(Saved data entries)
+--

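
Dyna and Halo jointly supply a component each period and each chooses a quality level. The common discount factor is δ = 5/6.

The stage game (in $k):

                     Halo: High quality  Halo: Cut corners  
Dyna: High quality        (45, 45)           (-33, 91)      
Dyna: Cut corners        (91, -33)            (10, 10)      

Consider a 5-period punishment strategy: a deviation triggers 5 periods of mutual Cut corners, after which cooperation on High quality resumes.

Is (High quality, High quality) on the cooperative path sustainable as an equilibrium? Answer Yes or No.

Comparing payoff streams over the 6 periods until play realigns: cooperate → 45(1+δ+…+δ^5); deviate → 91 + 10(δ+…+δ^5).
Cooperation is sustained iff (45−10)(δ+…+δ^5) ≥ 91−45.
δ+…+δ^5 = 5/6·(1−(5/6)^5)/(1−5/6) = 2.9906, and (91−45)/(45−10) = 1.3143.
2.9906 ≥ 1.3143, so cooperation is sustainable.

Yes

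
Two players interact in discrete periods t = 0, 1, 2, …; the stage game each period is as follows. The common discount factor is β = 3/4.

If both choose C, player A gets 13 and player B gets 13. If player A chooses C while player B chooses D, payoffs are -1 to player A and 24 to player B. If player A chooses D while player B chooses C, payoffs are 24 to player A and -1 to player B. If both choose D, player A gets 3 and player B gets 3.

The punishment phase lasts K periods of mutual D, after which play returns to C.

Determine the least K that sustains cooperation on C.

2

Need Σ_{k=1}^{K} β^k ≥ (24−13)/(13−3) = 1.1000 at β = 3/4.
At K = 1 the sum is 0.7500 < 1.1000; at K = 2 it is 1.3125 ≥ 1.1000.
So the minimum punishment length is K = 2.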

+--

## WHAT YOU SHOULD DO
Return the data exactly. Include every record.

## THE COMPLETED TASK
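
Dyna and Halo jointly supply a component each period and each chooses a quality level. The common discount factor is δ = 5/6.

The stage game (in $k):

                     Halo: High quality  Halo: Cut corners  
Dyna: High quality        (45, 45)           (-33, 91)      
Dyna: Cut corners        (91, -33)            (10, 10)      

Consider a 5-period punishment strategy: a deviation triggers 5 periods of mutual Cut corners, after which cooperation on High quality resumes.

Is (High quality, High quality) on the cooperative path sustainable as an equilibrium? Answer Yes or No.

Comparing payoff streams over the 6 periods until play realigns: cooperate → 45(1+δ+…+δ^5); deviate → 91 + 10(δ+…+δ^5).
Cooperation is sustained iff (45−10)(δ+…+δ^5) ≥ 91−45.
δ+…+δ^5 = 5/6·(1−(5/6)^5)/(1−5/6) = 2.9906, and (91−45)/(45−10) = 1.3143.
2.9906 ≥ 1.3143, so cooperation is sustainable.

Yes

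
Two players interact in discrete periods t = 0, 1, 2, …; the stage game each period is as follows. The common discount factor is β = 3/4.

If both choose C, player A gets 13 and player B gets 13. If player A chooses C while player B chooses D, payoffs are -1 to player A and 24 to player B. If player A chooses D while player B chooses C, payoffs are 24 to player A and -1 to player B. If both choose D, player A gets 3 and player B gets 3.

The punishment phase lasts K periods of mutual D, after which play returns to C.

Determine the least K that sustains cooperation on C.

2

Need Σ_{k=1}^{K} β^k ≥ (24−13)/(13−3) = 1.1000 at β = 3/4.
At K = 1 the sum is 0.7500 < 1.1000; at K = 2 it is 1.3125 ≥ 1.1000.
So the minimum punishment length is K = 2.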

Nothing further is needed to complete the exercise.